- ACTIVITY -
The data must be written out once more, precisely as given.

╭──

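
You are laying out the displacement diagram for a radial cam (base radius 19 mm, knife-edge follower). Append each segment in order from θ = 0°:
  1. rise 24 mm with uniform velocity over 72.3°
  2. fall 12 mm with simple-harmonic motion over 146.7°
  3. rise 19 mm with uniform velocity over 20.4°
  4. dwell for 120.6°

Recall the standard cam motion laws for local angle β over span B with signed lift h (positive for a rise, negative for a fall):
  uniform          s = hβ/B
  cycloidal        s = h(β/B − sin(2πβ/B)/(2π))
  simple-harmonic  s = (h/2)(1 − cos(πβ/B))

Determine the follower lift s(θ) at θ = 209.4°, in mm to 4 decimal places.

seg 1 [0°–72.3°] uniform, h=24: full span → s += 24 → s = 24.0000
seg 2 [72.3°–219°] simple-harmonic, h=-12: θ=209.4° here. β=137.1, B=146.7. -12/2·(1 − cos(π·0.9346)) = -11.8737 → s = 12.1263

12.1263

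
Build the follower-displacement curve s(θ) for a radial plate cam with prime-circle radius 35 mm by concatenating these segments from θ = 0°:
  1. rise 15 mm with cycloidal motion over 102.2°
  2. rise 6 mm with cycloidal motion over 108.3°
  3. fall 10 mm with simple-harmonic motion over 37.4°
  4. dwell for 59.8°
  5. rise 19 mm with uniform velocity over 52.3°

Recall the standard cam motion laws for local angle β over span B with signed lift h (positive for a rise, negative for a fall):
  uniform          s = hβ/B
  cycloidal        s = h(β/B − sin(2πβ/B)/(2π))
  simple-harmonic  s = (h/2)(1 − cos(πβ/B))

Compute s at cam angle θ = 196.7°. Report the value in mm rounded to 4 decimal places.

seg 1 [0°–102.2°] cycloidal, h=15: full span → s += 15 → s = 15.0000
seg 2 [102.2°–210.5°] cycloidal, h=6: θ=196.7° here. β=94.5, B=108.3. 6·(0.8726 − sin(2π·0.8726)/(2π)) = 5.9209 → s = 20.9209

20.9209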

╰──

- SOLVED EXERCISE -
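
You are laying out the displacement diagram for a radial cam (base radius 19 mm, knife-edge follower). Append each segment in order from θ = 0°:
  1. rise 24 mm with uniform velocity over 72.3°
  2. fall 12 mm with simple-harmonic motion over 146.7°
  3. rise 19 mm with uniform velocity over 20.4°
  4. dwell for 120.6°

Recall the standard cam motion laws for local angle β over span B with signed lift h (positive for a rise, negative for a fall):
  uniform          s = hβ/B
  cycloidal        s = h(β/B − sin(2πβ/B)/(2π))
  simple-harmonic  s = (h/2)(1 − cos(πβ/B))

Determine the follower lift s(θ) at θ = 209.4°, in mm to 4 decimal places.

seg 1 [0°–72.3°] uniform, h=24: full span → s += 24 → s = 24.0000
seg 2 [72.3°–219°] simple-harmonic, h=-12: θ=209.4° here. β=137.1, B=146.7. -12/2·(1 − cos(π·0.9346)) = -11.8737 → s = 12.1263

12.1263

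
Build the follower-displacement curve s(θ) for a radial plate cam with prime-circle radius 35 mm by concatenating these segments from θ = 0°:
  1. rise 15 mm with cycloidal motion over 102.2°
  2. rise 6 mm with cycloidal motion over 108.3°
  3. fall 10 mm with simple-harmonic motion over 37.4°
  4. dwell for 59.8°
  5. rise 19 mm with uniform velocity over 52.3°

Recall the standard cam motion laws for local angle β over span B with signed lift h (positive for a rise, negative for a fall):
  uniform          s = hβ/B
  cycloidal        s = h(β/B − sin(2πβ/B)/(2π))
  simple-harmonic  s = (h/2)(1 − cos(πβ/B))

Compute s at cam angle θ = 196.7°. Report the value in mm rounded to 4 decimal places.

seg 1 [0°–102.2°] cycloidal, h=15: full span → s += 15 → s = 15.0000
seg 2 [102.2°–210.5°] cycloidal, h=6: θ=196.7° here. β=94.5, B=108.3. 6·(0.8726 − sin(2π·0.8726)/(2π)) = 5.9209 → s = 20.9209

20.9209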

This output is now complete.